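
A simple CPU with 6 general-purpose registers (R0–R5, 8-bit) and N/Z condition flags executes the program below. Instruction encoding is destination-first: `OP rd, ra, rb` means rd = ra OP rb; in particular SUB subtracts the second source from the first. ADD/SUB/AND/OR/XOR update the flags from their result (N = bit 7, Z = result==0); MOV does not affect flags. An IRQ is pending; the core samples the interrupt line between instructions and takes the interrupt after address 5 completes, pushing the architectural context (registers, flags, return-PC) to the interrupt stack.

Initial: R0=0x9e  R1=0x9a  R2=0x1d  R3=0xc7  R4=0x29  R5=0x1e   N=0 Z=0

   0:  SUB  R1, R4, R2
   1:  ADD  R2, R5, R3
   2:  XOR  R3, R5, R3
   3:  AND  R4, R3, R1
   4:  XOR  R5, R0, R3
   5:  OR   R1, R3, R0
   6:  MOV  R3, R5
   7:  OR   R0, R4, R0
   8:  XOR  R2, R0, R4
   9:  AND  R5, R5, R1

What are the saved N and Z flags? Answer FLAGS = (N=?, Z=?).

after  0: R0=0x9e R1=0x0c R2=0x1d R3=0xc7 R4=0x29 R5=0x1e  N=0 Z=0
after  1: R0=0x9e R1=0x0c R2=0xe5 R3=0xc7 R4=0x29 R5=0x1e  N=1 Z=0
after  2: R0=0x9e R1=0x0c R2=0xe5 R3=0xd9 R4=0x29 R5=0x1e  N=1 Z=0
after  3: R0=0x9e R1=0x0c R2=0xe5 R3=0xd9 R4=0x08 R5=0x1e  N=0 Z=0
after  4: R0=0x9e R1=0x0c R2=0xe5 R3=0xd9 R4=0x08 R5=0x47  N=0 Z=0
after  5: R0=0x9e R1=0xdf R2=0xe5 R3=0xd9 R4=0x08 R5=0x47  N=1 Z=0
-- IRQ taken; context saved, return-PC = 6 --

FLAGS = (N=1, Z=0)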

Exercise | Each entry must be set down exactly as it appears.

Task solution |
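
A simple CPU with 6 general-purpose registers (R0–R5, 8-bit) and N/Z condition flags executes the program below. Instruction encoding is destination-first: `OP rd, ra, rb` means rd = ra OP rb; in particular SUB subtracts the second source from the first. ADD/SUB/AND/OR/XOR update the flags from their result (N = bit 7, Z = result==0); MOV does not affect flags. An IRQ is pending; the core samples the interrupt line between instructions and takes the interrupt after address 5 completes, pushing the architectural context (registers, flags, return-PC) to the interrupt stack.

Initial: R0=0x9e  R1=0x9a  R2=0x1d  R3=0xc7  R4=0x29  R5=0x1e   N=0 Z=0

   0:  SUB  R1, R4, R2
   1:  ADD  R2, R5, R3
   2:  XOR  R3, R5, R3
   3:  AND  R4, R3, R1
   4:  XOR  R5, R0, R3
   5:  OR   R1, R3, R0
   6:  MOV  R3, R5
   7:  OR   R0, R4, R0
   8:  XOR  R2, R0, R4
   9:  AND  R5, R5, R1

What are the saved N and Z flags? Answer FLAGS = (N=?, Z=?).

after  0: R0=0x9e R1=0x0c R2=0x1d R3=0xc7 R4=0x29 R5=0x1e  N=0 Z=0
after  1: R0=0x9e R1=0x0c R2=0xe5 R3=0xc7 R4=0x29 R5=0x1e  N=1 Z=0
after  2: R0=0x9e R1=0x0c R2=0xe5 R3=0xd9 R4=0x29 R5=0x1e  N=1 Z=0
after  3: R0=0x9e R1=0x0c R2=0xe5 R3=0xd9 R4=0x08 R5=0x1e  N=0 Z=0
after  4: R0=0x9e R1=0x0c R2=0xe5 R3=0xd9 R4=0x08 R5=0x47  N=0 Z=0
after  5: R0=0x9e R1=0xdf R2=0xe5 R3=0xd9 R4=0x08 R5=0x47  N=1 Z=0
-- IRQ taken; context saved, return-PC = 6 --

FLAGS = (N=1, Z=0)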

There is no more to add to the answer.